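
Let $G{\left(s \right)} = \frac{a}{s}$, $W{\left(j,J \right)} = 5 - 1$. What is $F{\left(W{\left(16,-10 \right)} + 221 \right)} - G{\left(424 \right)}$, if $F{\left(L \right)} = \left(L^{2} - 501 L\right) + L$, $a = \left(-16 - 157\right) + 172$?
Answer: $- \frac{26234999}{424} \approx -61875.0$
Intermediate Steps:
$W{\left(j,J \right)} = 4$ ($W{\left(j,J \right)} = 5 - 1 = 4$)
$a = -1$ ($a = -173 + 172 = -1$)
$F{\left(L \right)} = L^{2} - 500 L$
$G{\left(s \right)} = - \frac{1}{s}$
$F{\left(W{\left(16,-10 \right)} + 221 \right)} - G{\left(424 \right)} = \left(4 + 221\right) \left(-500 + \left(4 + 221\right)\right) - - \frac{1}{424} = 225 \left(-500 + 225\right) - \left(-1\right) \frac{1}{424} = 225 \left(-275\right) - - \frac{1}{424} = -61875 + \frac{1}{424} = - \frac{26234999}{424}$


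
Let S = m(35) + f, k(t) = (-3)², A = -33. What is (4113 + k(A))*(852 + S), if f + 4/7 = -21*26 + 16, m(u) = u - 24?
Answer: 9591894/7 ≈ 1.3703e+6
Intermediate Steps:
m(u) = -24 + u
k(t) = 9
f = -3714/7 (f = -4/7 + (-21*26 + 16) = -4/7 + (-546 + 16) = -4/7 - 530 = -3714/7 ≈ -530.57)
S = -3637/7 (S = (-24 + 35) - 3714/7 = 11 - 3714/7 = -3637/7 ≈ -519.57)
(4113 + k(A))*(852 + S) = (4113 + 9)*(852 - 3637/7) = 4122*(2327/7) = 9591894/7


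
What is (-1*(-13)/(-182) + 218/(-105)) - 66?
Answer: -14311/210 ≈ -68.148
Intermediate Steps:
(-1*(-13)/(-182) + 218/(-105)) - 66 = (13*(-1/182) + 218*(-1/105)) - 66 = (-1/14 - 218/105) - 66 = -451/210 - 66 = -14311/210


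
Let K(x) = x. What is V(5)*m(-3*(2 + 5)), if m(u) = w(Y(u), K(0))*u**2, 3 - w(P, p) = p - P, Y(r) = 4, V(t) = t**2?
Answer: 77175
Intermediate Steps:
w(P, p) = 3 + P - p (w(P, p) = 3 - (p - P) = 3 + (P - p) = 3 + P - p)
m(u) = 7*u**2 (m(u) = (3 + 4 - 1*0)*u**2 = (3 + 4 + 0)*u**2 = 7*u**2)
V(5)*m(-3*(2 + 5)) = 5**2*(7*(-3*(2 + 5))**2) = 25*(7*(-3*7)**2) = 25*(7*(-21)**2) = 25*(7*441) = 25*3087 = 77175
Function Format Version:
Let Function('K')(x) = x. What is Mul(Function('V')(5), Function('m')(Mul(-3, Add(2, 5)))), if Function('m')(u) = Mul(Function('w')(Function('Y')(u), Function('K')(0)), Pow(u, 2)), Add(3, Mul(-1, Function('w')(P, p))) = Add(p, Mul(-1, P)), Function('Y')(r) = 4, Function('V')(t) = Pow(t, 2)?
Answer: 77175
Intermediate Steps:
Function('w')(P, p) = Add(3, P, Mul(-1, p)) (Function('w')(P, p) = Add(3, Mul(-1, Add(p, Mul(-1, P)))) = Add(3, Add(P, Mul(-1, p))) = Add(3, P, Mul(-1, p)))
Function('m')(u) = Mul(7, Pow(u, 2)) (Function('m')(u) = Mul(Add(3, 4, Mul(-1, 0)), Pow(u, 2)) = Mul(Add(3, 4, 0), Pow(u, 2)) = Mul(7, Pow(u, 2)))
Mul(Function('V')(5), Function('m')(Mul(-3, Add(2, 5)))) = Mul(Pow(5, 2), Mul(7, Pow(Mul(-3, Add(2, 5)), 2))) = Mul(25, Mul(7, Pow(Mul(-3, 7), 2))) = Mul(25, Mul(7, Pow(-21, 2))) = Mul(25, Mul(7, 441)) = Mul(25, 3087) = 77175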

• **YOUR OBJECTIVE**:
Each entry should be reproduced in the output exactly.

• **ANSWER BELOW**:
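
Let $G{\left(s \right)} = \frac{a}{s}$, $W{\left(j,J \right)} = 5 - 1$. What is $F{\left(W{\left(16,-10 \right)} + 221 \right)} - G{\left(424 \right)}$, if $F{\left(L \right)} = \left(L^{2} - 501 L\right) + L$, $a = \left(-16 - 157\right) + 172$?
Answer: $- \frac{26234999}{424} \approx -61875.0$
Intermediate Steps:
$W{\left(j,J \right)} = 4$ ($W{\left(j,J \right)} = 5 - 1 = 4$)
$a = -1$ ($a = -173 + 172 = -1$)
$F{\left(L \right)} = L^{2} - 500 L$
$G{\left(s \right)} = - \frac{1}{s}$
$F{\left(W{\left(16,-10 \right)} + 221 \right)} - G{\left(424 \right)} = \left(4 + 221\right) \left(-500 + \left(4 + 221\right)\right) - - \frac{1}{424} = 225 \left(-500 + 225\right) - \left(-1\right) \frac{1}{424} = 225 \left(-275\right) - - \frac{1}{424} = -61875 + \frac{1}{424} = - \frac{26234999}{424}$


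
Let S = m(35) + f, k(t) = (-3)², A = -33. What is (4113 + k(A))*(852 + S), if f + 4/7 = -21*26 + 16, m(u) = u - 24?
Answer: 9591894/7 ≈ 1.3703e+6
Intermediate Steps:
m(u) = -24 + u
k(t) = 9
f = -3714/7 (f = -4/7 + (-21*26 + 16) = -4/7 + (-546 + 16) = -4/7 - 530 = -3714/7 ≈ -530.57)
S = -3637/7 (S = (-24 + 35) - 3714/7 = 11 - 3714/7 = -3637/7 ≈ -519.57)
(4113 + k(A))*(852 + S) = (4113 + 9)*(852 - 3637/7) = 4122*(2327/7) = 9591894/7


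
What is (-1*(-13)/(-182) + 218/(-105)) - 66?
Answer: -14311/210 ≈ -68.148
Intermediate Steps:
(-1*(-13)/(-182) + 218/(-105)) - 66 = (13*(-1/182) + 218*(-1/105)) - 66 = (-1/14 - 218/105) - 66 = -451/210 - 66 = -14311/210


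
Let K(x) = x. What is V(5)*m(-3*(2 + 5)), if m(u) = w(Y(u), K(0))*u**2, 3 - w(P, p) = p - P, Y(r) = 4, V(t) = t**2?
Answer: 77175
Intermediate Steps:
w(P, p) = 3 + P - p (w(P, p) = 3 - (p - P) = 3 + (P - p) = 3 + P - p)
m(u) = 7*u**2 (m(u) = (3 + 4 - 1*0)*u**2 = (3 + 4 + 0)*u**2 = 7*u**2)
V(5)*m(-3*(2 + 5)) = 5**2*(7*(-3*(2 + 5))**2) = 25*(7*(-3*7)**2) = 25*(7*(-21)**2) = 25*(7*441) = 25*3087 = 77175
Function Format Version:
Let Function('K')(x) = x. What is Mul(Function('V')(5), Function('m')(Mul(-3, Add(2, 5)))), if Function('m')(u) = Mul(Function('w')(Function('Y')(u), Function('K')(0)), Pow(u, 2)), Add(3, Mul(-1, Function('w')(P, p))) = Add(p, Mul(-1, P)), Function('Y')(r) = 4, Function('V')(t) = Pow(t, 2)?
Answer: 77175
Intermediate Steps:
Function('w')(P, p) = Add(3, P, Mul(-1, p)) (Function('w')(P, p) = Add(3, Mul(-1, Add(p, Mul(-1, P)))) = Add(3, Add(P, Mul(-1, p))) = Add(3, P, Mul(-1, p)))
Function('m')(u) = Mul(7, Pow(u, 2)) (Function('m')(u) = Mul(Add(3, 4, Mul(-1, 0)), Pow(u, 2)) = Mul(Add(3, 4, 0), Pow(u, 2)) = Mul(7, Pow(u, 2)))
Mul(Function('V')(5), Function('m')(Mul(-3, Add(2, 5)))) = Mul(Pow(5, 2), Mul(7, Pow(Mul(-3, Add(2, 5)), 2))) = Mul(25, Mul(7, Pow(Mul(-3, 7), 2))) = Mul(25, Mul(7, Pow(-21, 2))) = Mul(25, Mul(7, 441)) = Mul(25, 3087) = 77175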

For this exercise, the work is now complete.